What the task asks:
Every entry has to be output exactly, with none skipped.

Information:
========================================================================

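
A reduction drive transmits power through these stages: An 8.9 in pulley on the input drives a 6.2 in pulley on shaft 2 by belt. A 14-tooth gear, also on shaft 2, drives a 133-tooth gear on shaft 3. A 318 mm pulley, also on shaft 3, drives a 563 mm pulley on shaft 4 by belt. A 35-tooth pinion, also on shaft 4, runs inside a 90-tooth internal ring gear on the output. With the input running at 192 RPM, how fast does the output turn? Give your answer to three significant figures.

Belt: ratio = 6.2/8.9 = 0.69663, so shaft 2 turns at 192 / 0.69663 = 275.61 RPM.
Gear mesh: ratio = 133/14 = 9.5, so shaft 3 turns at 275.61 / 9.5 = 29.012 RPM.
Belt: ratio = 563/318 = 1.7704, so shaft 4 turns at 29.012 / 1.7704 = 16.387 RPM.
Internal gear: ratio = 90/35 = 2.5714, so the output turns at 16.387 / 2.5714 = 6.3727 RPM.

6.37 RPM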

========================================================================

Response area:
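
A reduction drive transmits power through these stages: An 8.9 in pulley on the input drives a 6.2 in pulley on shaft 2 by belt. A 14-tooth gear, also on shaft 2, drives a 133-tooth gear on shaft 3. A 318 mm pulley, also on shaft 3, drives a 563 mm pulley on shaft 4 by belt. A 35-tooth pinion, also on shaft 4, runs inside a 90-tooth internal ring gear on the output. With the input running at 192 RPM, how fast does the output turn? Give your answer to three significant figures.

Belt: ratio = 6.2/8.9 = 0.69663, so shaft 2 turns at 192 / 0.69663 = 275.61 RPM.
Gear mesh: ratio = 133/14 = 9.5, so shaft 3 turns at 275.61 / 9.5 = 29.012 RPM.
Belt: ratio = 563/318 = 1.7704, so shaft 4 turns at 29.012 / 1.7704 = 16.387 RPM.
Internal gear: ratio = 90/35 = 2.5714, so the output turns at 16.387 / 2.5714 = 6.3727 RPM.

6.37 RPM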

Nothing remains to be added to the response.